The entries shown next need to be written again word for word.

**Record excerpts:**
++++++++++++++++++++

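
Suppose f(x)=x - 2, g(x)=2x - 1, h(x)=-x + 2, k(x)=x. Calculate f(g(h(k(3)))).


k(3) = 3
h(3) = -1
g(-1) = -3
f(-3) = -5

-5


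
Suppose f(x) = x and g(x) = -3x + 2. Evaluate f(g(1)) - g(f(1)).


f(g(1)) = -1
g(f(1)) = -1
Difference = 0

0


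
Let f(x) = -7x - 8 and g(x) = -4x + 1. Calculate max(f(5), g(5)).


-19


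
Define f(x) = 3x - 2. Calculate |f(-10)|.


f(-10) = -32
|-32| = 32

32


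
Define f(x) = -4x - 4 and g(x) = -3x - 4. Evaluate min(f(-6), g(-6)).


f(-6) = 20
g(-6) = 14
min = 14

14


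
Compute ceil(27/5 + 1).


27/5 = 5.4
5.4 + 1 = 6.4
ceil(6.4) = 7

7


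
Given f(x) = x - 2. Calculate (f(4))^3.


f(4) = 2
(2)^3 = 8

8


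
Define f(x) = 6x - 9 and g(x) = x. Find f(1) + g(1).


f(1) = -3
g(1) = 1
Sum = -2

-2


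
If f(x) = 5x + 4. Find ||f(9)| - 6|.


f(9) = 49
|49| = 49
|49 - 6| = 43

43


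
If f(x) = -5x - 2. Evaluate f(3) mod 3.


f(3) = -17
-17 mod 3 = 1

1


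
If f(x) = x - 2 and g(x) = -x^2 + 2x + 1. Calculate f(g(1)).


g(1) = 2
f(2) = 0

0


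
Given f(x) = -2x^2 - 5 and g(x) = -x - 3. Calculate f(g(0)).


g(0) = -3
f(-3) = (-2)*(-3)^2 - 5 = -23

-23


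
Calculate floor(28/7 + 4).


28/7 = 4
4 + 4 = 8
floor(8) = 8

8


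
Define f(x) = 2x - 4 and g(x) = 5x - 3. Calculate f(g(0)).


g(0) = -3
f(-3) = -10

-10


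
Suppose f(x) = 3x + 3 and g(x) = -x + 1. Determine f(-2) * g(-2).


f(-2) = -3
g(-2) = 3
Product = -9

-9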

++++++++++++++++++++

**Output below:**
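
Suppose f(x)=x - 2, g(x)=2x - 1, h(x)=-x + 2, k(x)=x. Calculate f(g(h(k(3)))).


k(3) = 3
h(3) = -1
g(-1) = -3
f(-3) = -5

-5


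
Suppose f(x) = x and g(x) = -3x + 2. Evaluate f(g(1)) - g(f(1)).


f(g(1)) = -1
g(f(1)) = -1
Difference = 0

0


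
Let f(x) = -7x - 8 and g(x) = -4x + 1. Calculate max(f(5), g(5)).


-19


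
Define f(x) = 3x - 2. Calculate |f(-10)|.


f(-10) = -32
|-32| = 32

32


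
Define f(x) = -4x - 4 and g(x) = -3x - 4. Evaluate min(f(-6), g(-6)).


f(-6) = 20
g(-6) = 14
min = 14

14


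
Compute ceil(27/5 + 1).


27/5 = 5.4
5.4 + 1 = 6.4
ceil(6.4) = 7

7


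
Given f(x) = x - 2. Calculate (f(4))^3.


f(4) = 2
(2)^3 = 8

8


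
Define f(x) = 6x - 9 and g(x) = x. Find f(1) + g(1).


f(1) = -3
g(1) = 1
Sum = -2

-2


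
If f(x) = 5x + 4. Find ||f(9)| - 6|.


f(9) = 49
|49| = 49
|49 - 6| = 43

43


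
If f(x) = -5x - 2. Evaluate f(3) mod 3.


f(3) = -17
-17 mod 3 = 1

1


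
If f(x) = x - 2 and g(x) = -x^2 + 2x + 1. Calculate f(g(1)).


g(1) = 2
f(2) = 0

0


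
Given f(x) = -2x^2 - 5 and g(x) = -x - 3. Calculate f(g(0)).


g(0) = -3
f(-3) = (-2)*(-3)^2 - 5 = -23

-23


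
Calculate floor(28/7 + 4).


28/7 = 4
4 + 4 = 8
floor(8) = 8

8


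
Define f(x) = 2x - 4 and g(x) = 5x - 3. Calculate f(g(0)).


g(0) = -3
f(-3) = -10

-10


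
Suppose f(x) = 3x + 3 and g(x) = -x + 1. Determine f(-2) * g(-2).


f(-2) = -3
g(-2) = 3
Product = -9

-9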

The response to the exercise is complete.